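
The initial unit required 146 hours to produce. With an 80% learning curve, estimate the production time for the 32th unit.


Formula: T_n = T_1 * (learning_rate)^(log2(n)) where learning_rate = rate/100
Doublings = log2(32) = 5
T_n = 146 * 0.8^5
T_n = 146 * 0.3277 = 47.8 hours

47.8 hours


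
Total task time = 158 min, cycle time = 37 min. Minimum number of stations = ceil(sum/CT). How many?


Formula: N_min = ceil(Sum of Task Times / Cycle Time)
N_min = ceil(158 min / 37 min) = ceil(4.2703)
N_min = 5 stations

5


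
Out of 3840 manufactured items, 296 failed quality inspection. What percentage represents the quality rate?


Formula: Quality Rate = Good Pieces / Total Pieces * 100
Good pieces = 3840 - 296 = 3544
QR = 3544 / 3840 * 100 = 92.3%

92.3%


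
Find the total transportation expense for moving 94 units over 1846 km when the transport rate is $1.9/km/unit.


TC = dist * cost * units = 1846 * 1.9 * 94 = $329695.60

$329695.60


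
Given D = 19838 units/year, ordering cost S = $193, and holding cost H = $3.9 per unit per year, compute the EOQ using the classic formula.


Formula: EOQ = sqrt(2 * D * S / H)
Numerator: 2 * 19838 * 193 = 7657468
2DS/H = 7657468 / 3.9 = 1963453.3
EOQ = sqrt(1963453.3) = 1401.2 units

1401.2 units


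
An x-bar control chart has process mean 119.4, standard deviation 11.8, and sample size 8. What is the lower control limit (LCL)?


LCL = 119.4 - 3 * 11.8 / sqrt(8)

106.88


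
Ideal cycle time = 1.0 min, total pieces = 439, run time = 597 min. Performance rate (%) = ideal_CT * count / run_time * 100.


Formula: Performance = (Ideal CT * Total Count) / Run Time * 100
Ideal output time = 1.0 * 439 = 439.0 min
Performance = 439.0 / 597 * 100 = 73.5%

73.5%


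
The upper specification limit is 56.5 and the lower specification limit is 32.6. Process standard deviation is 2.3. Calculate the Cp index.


Cp = (56.5 - 32.6) / (6 * 2.3)

1.73


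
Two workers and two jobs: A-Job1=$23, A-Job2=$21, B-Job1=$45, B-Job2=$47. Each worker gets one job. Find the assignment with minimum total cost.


Option 1: A->1 + B->2 = $23 + $47 = $70
Option 2: A->2 + B->1 = $21 + $45 = $66
Min cost = min($70, $66) = $66

$66


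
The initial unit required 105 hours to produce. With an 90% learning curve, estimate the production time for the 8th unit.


Formula: T_n = T_1 * (learning_rate)^(log2(n)) where learning_rate = rate/100
Doublings = log2(8) = 3
T_n = 105 * 0.9^3
T_n = 105 * 0.729 = 76.5 hours

76.5 hours


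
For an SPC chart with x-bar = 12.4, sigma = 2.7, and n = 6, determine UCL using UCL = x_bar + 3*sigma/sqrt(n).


UCL = 12.4 + 3 * 2.7 / sqrt(6)

15.71


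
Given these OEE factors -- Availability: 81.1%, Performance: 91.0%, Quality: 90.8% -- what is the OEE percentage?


Formula: OEE = Availability * Performance * Quality / 10000
A * P = 81.1% * 91.0% / 100 = 73.8%
OEE = 73.8% * 90.8% / 100 = 67.0%

67.0%


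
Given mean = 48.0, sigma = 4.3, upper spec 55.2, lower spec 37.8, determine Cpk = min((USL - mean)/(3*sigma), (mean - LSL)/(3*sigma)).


Cpu = (55.2 - 48.0) / (3 * 4.3) = 0.56
Cpl = (48.0 - 37.8) / (3 * 4.3) = 0.79
Cpk = min(0.56, 0.79) = 0.56

0.56


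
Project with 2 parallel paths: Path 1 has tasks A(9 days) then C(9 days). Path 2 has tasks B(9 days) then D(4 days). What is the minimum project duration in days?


Path 1 = 9 + 9 = 18 days
Path 2 = 9 + 4 = 13 days
Duration = max(18, 13) = 18 days

18 days


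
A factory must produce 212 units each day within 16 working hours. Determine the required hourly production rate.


Formula: Production Rate = Daily Demand / Available Hours
Rate = 212 units/day / 16 hours/day
Rate = 13.3 units/hour

13.3 units/hour


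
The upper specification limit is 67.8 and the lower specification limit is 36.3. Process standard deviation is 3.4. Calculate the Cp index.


Cp = (67.8 - 36.3) / (6 * 3.4)

1.54


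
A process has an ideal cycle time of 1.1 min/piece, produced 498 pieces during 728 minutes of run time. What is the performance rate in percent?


Formula: Performance = (Ideal CT * Total Count) / Run Time * 100
Ideal output time = 1.1 * 498 = 547.8 min
Performance = 547.8 / 728 * 100 = 75.2%

75.2%


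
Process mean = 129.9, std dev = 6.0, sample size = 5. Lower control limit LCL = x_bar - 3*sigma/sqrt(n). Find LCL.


LCL = 129.9 - 3 * 6.0 / sqrt(5)

121.85


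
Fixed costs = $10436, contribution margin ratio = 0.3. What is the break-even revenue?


Formula: BER = Fixed Costs / Contribution Margin Ratio
BER = $10436 / 0.3
BER = $34786.67 (to the nearest cent)

$34786.67


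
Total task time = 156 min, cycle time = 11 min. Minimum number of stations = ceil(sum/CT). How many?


Formula: N_min = ceil(Sum of Task Times / Cycle Time)
N_min = ceil(156 min / 11 min) = ceil(14.1818)
N_min = 15 stations

15


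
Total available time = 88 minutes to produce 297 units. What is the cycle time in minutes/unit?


Formula: CT = Available Time / Number of Units
CT = 88 min / 297 units
CT = 0.3 min/unit

0.3 min/unit


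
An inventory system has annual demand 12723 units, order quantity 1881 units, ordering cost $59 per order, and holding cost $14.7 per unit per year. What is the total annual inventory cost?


TC = 12723/1881 * 59 + 1881/2 * 14.7

$14224.42


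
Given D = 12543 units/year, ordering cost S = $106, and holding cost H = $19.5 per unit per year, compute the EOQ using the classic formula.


Formula: EOQ = sqrt(2 * D * S / H)
Numerator: 2 * 12543 * 106 = 2659116
2DS/H = 2659116 / 19.5 = 136364.9
EOQ = sqrt(136364.9) = 369.3 units

369.3 units


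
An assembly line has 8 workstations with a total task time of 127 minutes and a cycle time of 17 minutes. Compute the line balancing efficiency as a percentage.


Formula: Efficiency = Sum of Task Times / (N_stations * CT) * 100
Total station capacity = 8 stations * 17 min = 136 min
Efficiency = 127 / 136 * 100 = 93.4%

93.4%


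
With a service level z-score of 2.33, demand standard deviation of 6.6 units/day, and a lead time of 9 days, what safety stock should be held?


Formula: SS = z * sigma_d * sqrt(LT)
sqrt(LT) = sqrt(9) = 3.0
SS = 2.33 * 6.6 * 3.0
SS = 46.1 units

46.1 units


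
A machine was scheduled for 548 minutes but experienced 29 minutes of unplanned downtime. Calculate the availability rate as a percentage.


Formula: Availability = (Planned Time - Downtime) / Planned Time * 100
Uptime = 548 - 29 = 519 min
Availability = 519 / 548 * 100 = 94.7%

94.7%


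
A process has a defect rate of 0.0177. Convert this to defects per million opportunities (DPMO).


DPMO = defect_rate * 1000000 = 0.0177 * 1000000

17700


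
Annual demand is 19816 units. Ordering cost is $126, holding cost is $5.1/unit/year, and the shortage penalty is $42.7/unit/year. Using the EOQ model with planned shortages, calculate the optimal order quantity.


Formula: EOQ* = sqrt(2DS/H) * sqrt((H+P)/P)
Base EOQ = sqrt(2*19816*126/5.1) = 989.52 units
Correction = sqrt((5.1+42.7)/42.7) = 1.05803
EOQ* = 989.52 * 1.05803 = 1046.9 units

1046.9 units


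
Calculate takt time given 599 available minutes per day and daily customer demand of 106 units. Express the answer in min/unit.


Formula: Takt Time = Available Production Time / Customer Demand
Takt = 599 min/day / 106 units/day
Takt = 5.65 min/unit

5.65 min/unit


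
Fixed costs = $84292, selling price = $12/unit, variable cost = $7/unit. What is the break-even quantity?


Formula: BEQ = Fixed Costs / (Price - Variable Cost)
Contribution margin = $12 - $7 = $5/unit
BEQ = ceil($84292 / $5/unit) = ceil(16858.4) = 16859 units

16859 units


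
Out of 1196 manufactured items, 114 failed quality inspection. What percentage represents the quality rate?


Formula: Quality Rate = Good Pieces / Total Pieces * 100
Good pieces = 1196 - 114 = 1082
QR = 1082 / 1196 * 100 = 90.5%

90.5%


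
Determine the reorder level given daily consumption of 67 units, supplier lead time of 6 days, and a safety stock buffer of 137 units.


Formula: ROP = (Daily Demand * Lead Time) + Safety Stock
Demand during lead time = 67 * 6 = 402 units
ROP = 402 + 137 = 539 units

539 units


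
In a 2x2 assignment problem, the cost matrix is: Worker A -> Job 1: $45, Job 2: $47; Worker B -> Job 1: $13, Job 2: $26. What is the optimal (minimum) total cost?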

▸ WHAT YOU NEED TO DO: Transcribe exactly the lines from the one containing "Out of 1196" through the end of the records, both included, and nothing else.

▸ RESPONSE:
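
Out of 1196 manufactured items, 114 failed quality inspection. What percentage represents the quality rate?


Formula: Quality Rate = Good Pieces / Total Pieces * 100
Good pieces = 1196 - 114 = 1082
QR = 1082 / 1196 * 100 = 90.5%

90.5%


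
Determine the reorder level given daily consumption of 67 units, supplier lead time of 6 days, and a safety stock buffer of 137 units.


Formula: ROP = (Daily Demand * Lead Time) + Safety Stock
Demand during lead time = 67 * 6 = 402 units
ROP = 402 + 137 = 539 units

539 units


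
In a 2x2 assignment problem, the cost matrix is: Worker A -> Job 1: $45, Job 2: $47; Worker B -> Job 1: $13, Job 2: $26. What is the optimal (minimum) total cost?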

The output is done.